■ Work request
Pull every line containing the word "equivalent" from the records.

■ Supplied data

________________________________________

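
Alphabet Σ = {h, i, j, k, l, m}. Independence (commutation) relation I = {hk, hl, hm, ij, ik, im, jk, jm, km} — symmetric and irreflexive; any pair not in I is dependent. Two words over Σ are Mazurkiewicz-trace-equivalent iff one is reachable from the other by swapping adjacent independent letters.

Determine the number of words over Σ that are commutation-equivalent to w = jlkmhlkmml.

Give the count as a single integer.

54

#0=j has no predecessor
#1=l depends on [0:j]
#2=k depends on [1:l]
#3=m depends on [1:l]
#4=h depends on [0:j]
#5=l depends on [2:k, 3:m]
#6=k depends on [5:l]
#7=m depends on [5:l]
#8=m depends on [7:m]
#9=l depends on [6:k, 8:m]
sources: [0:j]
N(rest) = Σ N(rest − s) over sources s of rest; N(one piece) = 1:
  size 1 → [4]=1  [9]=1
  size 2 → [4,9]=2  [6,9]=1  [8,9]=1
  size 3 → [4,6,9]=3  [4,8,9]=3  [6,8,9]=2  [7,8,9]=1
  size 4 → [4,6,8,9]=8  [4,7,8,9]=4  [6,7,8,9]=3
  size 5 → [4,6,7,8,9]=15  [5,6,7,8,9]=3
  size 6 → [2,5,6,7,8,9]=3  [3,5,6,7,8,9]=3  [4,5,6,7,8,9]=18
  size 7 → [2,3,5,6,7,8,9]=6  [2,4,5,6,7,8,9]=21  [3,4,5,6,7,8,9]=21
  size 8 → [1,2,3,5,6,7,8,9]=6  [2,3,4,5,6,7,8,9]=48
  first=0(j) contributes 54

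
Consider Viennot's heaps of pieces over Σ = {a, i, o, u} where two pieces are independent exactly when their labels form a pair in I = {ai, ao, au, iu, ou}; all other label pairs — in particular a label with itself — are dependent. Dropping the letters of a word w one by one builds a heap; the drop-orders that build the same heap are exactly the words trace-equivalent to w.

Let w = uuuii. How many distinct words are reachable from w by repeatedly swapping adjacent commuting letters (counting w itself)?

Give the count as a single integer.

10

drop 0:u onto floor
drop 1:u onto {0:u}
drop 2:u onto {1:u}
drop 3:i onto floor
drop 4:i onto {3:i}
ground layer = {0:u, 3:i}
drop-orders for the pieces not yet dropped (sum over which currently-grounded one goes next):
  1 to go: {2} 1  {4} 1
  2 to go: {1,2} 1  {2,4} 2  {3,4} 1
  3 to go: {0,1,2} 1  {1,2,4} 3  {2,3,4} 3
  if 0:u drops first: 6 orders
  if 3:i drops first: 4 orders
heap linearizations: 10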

________________________________________

■ Task result
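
Alphabet Σ = {h, i, j, k, l, m}. Independence (commutation) relation I = {hk, hl, hm, ij, ik, im, jk, jm, km} — symmetric and irreflexive; any pair not in I is dependent. Two words over Σ are Mazurkiewicz-trace-equivalent iff one is reachable from the other by swapping adjacent independent letters.
Determine the number of words over Σ that are commutation-equivalent to w = jlkmhlkmml.
Consider Viennot's heaps of pieces over Σ = {a, i, o, u} where two pieces are independent exactly when their labels form a pair in I = {ai, ao, au, iu, ou}; all other label pairs — in particular a label with itself — are dependent. Dropping the letters of a word w one by one builds a heap; the drop-orders that build the same heap are exactly the words trace-equivalent to w.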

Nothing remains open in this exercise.